### Activity:
Below are some entries. Reproduce them word for word.

** Data follows **

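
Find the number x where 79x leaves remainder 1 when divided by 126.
67

gcd(79, 126) = 1, so the inverse exists.
Extended Euclidean algorithm on (126, 79):
126 = 1 × 79 + 47  ⟹  47 = (1)·126 + (-1)·79
79 = 1 × 47 + 32  ⟹  32 = (-1)·126 + (2)·79
47 = 1 × 32 + 15  ⟹  15 = (2)·126 + (-3)·79
32 = 2 × 15 + 2  ⟹  2 = (-5)·126 + (8)·79
15 = 7 × 2 + 1  ⟹  1 = (37)·126 + (-59)·79
So (-59)·79 ≡ 1 (mod 126), i.e. 79^(-1) ≡ -59 ≡ 67 (mod 126).
Check: 79 × 67 = 5293 ≡ 1 (mod 126)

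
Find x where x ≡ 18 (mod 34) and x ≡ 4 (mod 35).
494

Using Chinese Remainder Theorem:
M = 34 × 35 = 1190
M1 = 35, M2 = 34
y1 = 35^(-1) mod 34 = 1
y2 = 34^(-1) mod 35 = 34
x = (18×35×1 + 4×34×34) mod 1190 = 494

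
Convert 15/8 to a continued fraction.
[1; 1, 7]

Euclidean algorithm steps:
15 = 1 × 8 + 7
8 = 1 × 7 + 1
7 = 7 × 1 + 0
Continued fraction: [1; 1, 7]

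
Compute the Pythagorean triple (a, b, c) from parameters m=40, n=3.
(1591, 240, 1609)

Euclid's formula: a = m² - n², b = 2mn, c = m² + n²
m = 40, n = 3
a = 40² - 3² = 1600 - 9 = 1591
b = 2 × 40 × 3 = 240
c = 40² + 3² = 1600 + 9 = 1609
Verification: 1591² + 240² = 2531281 + 57600 = 2588881 = 1609² ✓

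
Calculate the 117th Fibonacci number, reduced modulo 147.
5

Matrix identity: Q^n = [[F_(n+1), F_n], [F_n, F_(n-1)]] with Q = [[1,1],[1,0]].
n = 117 = 1110101₂. Square-and-multiply, entries mod 147:
Q^1 = [[1,1],[1,0]]
Q^3 = (Q^1)²·Q = [[3,2],[2,1]]
Q^7 = (Q^3)²·Q = [[21,13],[13,8]]
Q^14 = (Q^7)² = [[22,83],[83,86]]
Q^29 = (Q^14)²·Q = [[20,23],[23,144]]
Q^58 = (Q^29)² = [[47,97],[97,97]]
Q^117 = (Q^58)²·Q = [[8,5],[5,3]]
F_117 mod 147 = Q^117[0][1] = 5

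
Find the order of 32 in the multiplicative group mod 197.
196

197 is prime, so ord(32) divides φ(197) = 196.
Divisors of 196: 1, 2, 4, 7, 14, 28, 49, 98, 196.
Repeated squaring: 32^1 ≡ 32, 32^2 ≡ 39, 32^4 ≡ 142, 32^8 ≡ 70, 32^16 ≡ 172, 32^32 ≡ 34, 32^64 ≡ 171, 32^128 ≡ 85 (mod 197).
Test 32^d mod 197 for each divisor d in increasing order:
32^1 ≡ 32
32^2 ≡ 39
32^4 ≡ 142
32^7 = 32^4·32^2·32^1 ≡ 113
32^14 = 32^8·32^4·32^2 ≡ 161
32^28 = 32^16·32^8·32^4 ≡ 114
32^49 = 32^32·32^16·32^1 ≡ 183
32^98 = 32^64·32^32·32^2 ≡ 196
32^196 = 32^128·32^64·32^4 ≡ 1  ← first divisor giving 1
The order is 196.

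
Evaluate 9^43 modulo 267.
99

Repeated squaring. Binary of 43 = 101011.
9^1 ≡ 9 (mod 267); 9^2 ≡ 81 (mod 267); 9^4 ≡ 153 (mod 267); 9^8 ≡ 180 (mod 267); 9^16 ≡ 93 (mod 267); 9^32 ≡ 105 (mod 267)
9^43 = 9^1 × 9^2 × 9^8 × 9^32 ≡ 99 (mod 267)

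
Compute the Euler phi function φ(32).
16

32 = 2^5
φ(n) = n × ∏(1 - 1/p) for each prime p dividing n
φ(32) = 32 × (1 - 1/2) = 16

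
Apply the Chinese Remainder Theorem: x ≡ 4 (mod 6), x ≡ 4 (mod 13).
4

Using Chinese Remainder Theorem:
M = 6 × 13 = 78
M1 = 13, M2 = 6
y1 = 13^(-1) mod 6 = 1
y2 = 6^(-1) mod 13 = 11
x = (4×13×1 + 4×6×11) mod 78 = 4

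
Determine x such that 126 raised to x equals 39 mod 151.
28

Baby-step giant-step with step n = ⌈√151⌉ = 13.
Baby steps 126^j mod 151 (j:value) for j=0..12: 0:1, 1:126, 2:21, 3:79, 4:139, 5:149, 6:50, 7:109, 8:144, 9:24, 10:4, 11:51, 12:84.
Giant-step multiplier: 126^(-13) ≡ 126^(150-13) = 126^137 ≡ 54 (mod 151).
Giant steps γ_i = 39·54^i mod 151: γ_0=39, γ_1=143, γ_2=21 (in table at j=2).
x = i·n + j = 2·13 + 2 = 28.
Check: 126^28 ≡ 39 (mod 151).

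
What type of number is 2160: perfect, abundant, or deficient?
abundant

Proper divisors of 2160: sum = 1 + 2 + 3 + 4 + 5 + 6 + 8 + 9 + ... + 432 + 540 + 720 + 1080 (39 divisors) = 5280
Since 5280 > 2160, 2160 is abundant.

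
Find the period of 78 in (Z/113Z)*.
16

113 is prime, so ord(78) divides φ(113) = 112.
Divisors of 112: 1, 2, 4, 7, 8, 14, 16, 28, 56, 112.
Repeated squaring: 78^1 ≡ 78, 78^2 ≡ 95, 78^4 ≡ 98, 78^8 ≡ 112, 78^16 ≡ 1, 78^32 ≡ 1, 78^64 ≡ 1 (mod 113).
Test 78^d mod 113 for each divisor d in increasing order:
78^1 ≡ 78
78^2 ≡ 95
78^4 ≡ 98
78^7 = 78^4·78^2·78^1 ≡ 42
78^8 ≡ 112
78^14 = 78^8·78^4·78^2 ≡ 69
78^16 ≡ 1  ← first divisor giving 1
The order is 16.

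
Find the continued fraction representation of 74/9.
[8; 4, 2]

Euclidean algorithm steps:
74 = 8 × 9 + 2
9 = 4 × 2 + 1
2 = 2 × 1 + 0
Continued fraction: [8; 4, 2]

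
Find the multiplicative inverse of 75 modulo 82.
35

gcd(75, 82) = 1, so the inverse exists.
Extended Euclidean algorithm on (82, 75):
82 = 1 × 75 + 7  ⟹  7 = (1)·82 + (-1)·75
75 = 10 × 7 + 5  ⟹  5 = (-10)·82 + (11)·75
7 = 1 × 5 + 2  ⟹  2 = (11)·82 + (-12)·75
5 = 2 × 2 + 1  ⟹  1 = (-32)·82 + (35)·75
So (35)·75 ≡ 1 (mod 82), i.e. 75^(-1) ≡ 35 (mod 82).
Check: 75 × 35 = 2625 ≡ 1 (mod 82)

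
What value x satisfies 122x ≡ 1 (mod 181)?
46

gcd(122, 181) = 1, so the inverse exists.
Extended Euclidean algorithm on (181, 122):
181 = 1 × 122 + 59  ⟹  59 = (1)·181 + (-1)·122
122 = 2 × 59 + 4  ⟹  4 = (-2)·181 + (3)·122
59 = 14 × 4 + 3  ⟹  3 = (29)·181 + (-43)·122
4 = 1 × 3 + 1  ⟹  1 = (-31)·181 + (46)·122
So (46)·122 ≡ 1 (mod 181), i.e. 122^(-1) ≡ 46 (mod 181).
Check: 122 × 46 = 5612 ≡ 1 (mod 181)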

** End of Data **

### Response box:
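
Find the number x where 79x leaves remainder 1 when divided by 126.
67

gcd(79, 126) = 1, so the inverse exists.
Extended Euclidean algorithm on (126, 79):
126 = 1 × 79 + 47  ⟹  47 = (1)·126 + (-1)·79
79 = 1 × 47 + 32  ⟹  32 = (-1)·126 + (2)·79
47 = 1 × 32 + 15  ⟹  15 = (2)·126 + (-3)·79
32 = 2 × 15 + 2  ⟹  2 = (-5)·126 + (8)·79
15 = 7 × 2 + 1  ⟹  1 = (37)·126 + (-59)·79
So (-59)·79 ≡ 1 (mod 126), i.e. 79^(-1) ≡ -59 ≡ 67 (mod 126).
Check: 79 × 67 = 5293 ≡ 1 (mod 126)

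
Find x where x ≡ 18 (mod 34) and x ≡ 4 (mod 35).
494

Using Chinese Remainder Theorem:
M = 34 × 35 = 1190
M1 = 35, M2 = 34
y1 = 35^(-1) mod 34 = 1
y2 = 34^(-1) mod 35 = 34
x = (18×35×1 + 4×34×34) mod 1190 = 494

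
Convert 15/8 to a continued fraction.
[1; 1, 7]

Euclidean algorithm steps:
15 = 1 × 8 + 7
8 = 1 × 7 + 1
7 = 7 × 1 + 0
Continued fraction: [1; 1, 7]

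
Compute the Pythagorean triple (a, b, c) from parameters m=40, n=3.
(1591, 240, 1609)

Euclid's formula: a = m² - n², b = 2mn, c = m² + n²
m = 40, n = 3
a = 40² - 3² = 1600 - 9 = 1591
b = 2 × 40 × 3 = 240
c = 40² + 3² = 1600 + 9 = 1609
Verification: 1591² + 240² = 2531281 + 57600 = 2588881 = 1609² ✓

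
Calculate the 117th Fibonacci number, reduced modulo 147.
5

Matrix identity: Q^n = [[F_(n+1), F_n], [F_n, F_(n-1)]] with Q = [[1,1],[1,0]].
n = 117 = 1110101₂. Square-and-multiply, entries mod 147:
Q^1 = [[1,1],[1,0]]
Q^3 = (Q^1)²·Q = [[3,2],[2,1]]
Q^7 = (Q^3)²·Q = [[21,13],[13,8]]
Q^14 = (Q^7)² = [[22,83],[83,86]]
Q^29 = (Q^14)²·Q = [[20,23],[23,144]]
Q^58 = (Q^29)² = [[47,97],[97,97]]
Q^117 = (Q^58)²·Q = [[8,5],[5,3]]
F_117 mod 147 = Q^117[0][1] = 5

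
Find the order of 32 in the multiplicative group mod 197.
196

197 is prime, so ord(32) divides φ(197) = 196.
Divisors of 196: 1, 2, 4, 7, 14, 28, 49, 98, 196.
Repeated squaring: 32^1 ≡ 32, 32^2 ≡ 39, 32^4 ≡ 142, 32^8 ≡ 70, 32^16 ≡ 172, 32^32 ≡ 34, 32^64 ≡ 171, 32^128 ≡ 85 (mod 197).
Test 32^d mod 197 for each divisor d in increasing order:
32^1 ≡ 32
32^2 ≡ 39
32^4 ≡ 142
32^7 = 32^4·32^2·32^1 ≡ 113
32^14 = 32^8·32^4·32^2 ≡ 161
32^28 = 32^16·32^8·32^4 ≡ 114
32^49 = 32^32·32^16·32^1 ≡ 183
32^98 = 32^64·32^32·32^2 ≡ 196
32^196 = 32^128·32^64·32^4 ≡ 1  ← first divisor giving 1
The order is 196.

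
Evaluate 9^43 modulo 267.
99

Repeated squaring. Binary of 43 = 101011.
9^1 ≡ 9 (mod 267); 9^2 ≡ 81 (mod 267); 9^4 ≡ 153 (mod 267); 9^8 ≡ 180 (mod 267); 9^16 ≡ 93 (mod 267); 9^32 ≡ 105 (mod 267)
9^43 = 9^1 × 9^2 × 9^8 × 9^32 ≡ 99 (mod 267)

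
Compute the Euler phi function φ(32).
16

32 = 2^5
φ(n) = n × ∏(1 - 1/p) for each prime p dividing n
φ(32) = 32 × (1 - 1/2) = 16

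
Apply the Chinese Remainder Theorem: x ≡ 4 (mod 6), x ≡ 4 (mod 13).
4

Using Chinese Remainder Theorem:
M = 6 × 13 = 78
M1 = 13, M2 = 6
y1 = 13^(-1) mod 6 = 1
y2 = 6^(-1) mod 13 = 11
x = (4×13×1 + 4×6×11) mod 78 = 4

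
Determine x such that 126 raised to x equals 39 mod 151.
28

Baby-step giant-step with step n = ⌈√151⌉ = 13.
Baby steps 126^j mod 151 (j:value) for j=0..12: 0:1, 1:126, 2:21, 3:79, 4:139, 5:149, 6:50, 7:109, 8:144, 9:24, 10:4, 11:51, 12:84.
Giant-step multiplier: 126^(-13) ≡ 126^(150-13) = 126^137 ≡ 54 (mod 151).
Giant steps γ_i = 39·54^i mod 151: γ_0=39, γ_1=143, γ_2=21 (in table at j=2).
x = i·n + j = 2·13 + 2 = 28.
Check: 126^28 ≡ 39 (mod 151).

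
What type of number is 2160: perfect, abundant, or deficient?
abundant

Proper divisors of 2160: sum = 1 + 2 + 3 + 4 + 5 + 6 + 8 + 9 + ... + 432 + 540 + 720 + 1080 (39 divisors) = 5280
Since 5280 > 2160, 2160 is abundant.

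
Find the period of 78 in (Z/113Z)*.
16

113 is prime, so ord(78) divides φ(113) = 112.
Divisors of 112: 1, 2, 4, 7, 8, 14, 16, 28, 56, 112.
Repeated squaring: 78^1 ≡ 78, 78^2 ≡ 95, 78^4 ≡ 98, 78^8 ≡ 112, 78^16 ≡ 1, 78^32 ≡ 1, 78^64 ≡ 1 (mod 113).
Test 78^d mod 113 for each divisor d in increasing order:
78^1 ≡ 78
78^2 ≡ 95
78^4 ≡ 98
78^7 = 78^4·78^2·78^1 ≡ 42
78^8 ≡ 112
78^14 = 78^8·78^4·78^2 ≡ 69
78^16 ≡ 1  ← first divisor giving 1
The order is 16.

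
Find the continued fraction representation of 74/9.
[8; 4, 2]

Euclidean algorithm steps:
74 = 8 × 9 + 2
9 = 4 × 2 + 1
2 = 2 × 1 + 0
Continued fraction: [8; 4, 2]

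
Find the multiplicative inverse of 75 modulo 82.
35

gcd(75, 82) = 1, so the inverse exists.
Extended Euclidean algorithm on (82, 75):
82 = 1 × 75 + 7  ⟹  7 = (1)·82 + (-1)·75
75 = 10 × 7 + 5  ⟹  5 = (-10)·82 + (11)·75
7 = 1 × 5 + 2  ⟹  2 = (11)·82 + (-12)·75
5 = 2 × 2 + 1  ⟹  1 = (-32)·82 + (35)·75
So (35)·75 ≡ 1 (mod 82), i.e. 75^(-1) ≡ 35 (mod 82).
Check: 75 × 35 = 2625 ≡ 1 (mod 82)

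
What value x satisfies 122x ≡ 1 (mod 181)?
46

gcd(122, 181) = 1, so the inverse exists.
Extended Euclidean algorithm on (181, 122):
181 = 1 × 122 + 59  ⟹  59 = (1)·181 + (-1)·122
122 = 2 × 59 + 4  ⟹  4 = (-2)·181 + (3)·122
59 = 14 × 4 + 3  ⟹  3 = (29)·181 + (-43)·122
4 = 1 × 3 + 1  ⟹  1 = (-31)·181 + (46)·122
So (46)·122 ≡ 1 (mod 181), i.e. 122^(-1) ≡ 46 (mod 181).
Check: 122 × 46 = 5612 ≡ 1 (mod 181)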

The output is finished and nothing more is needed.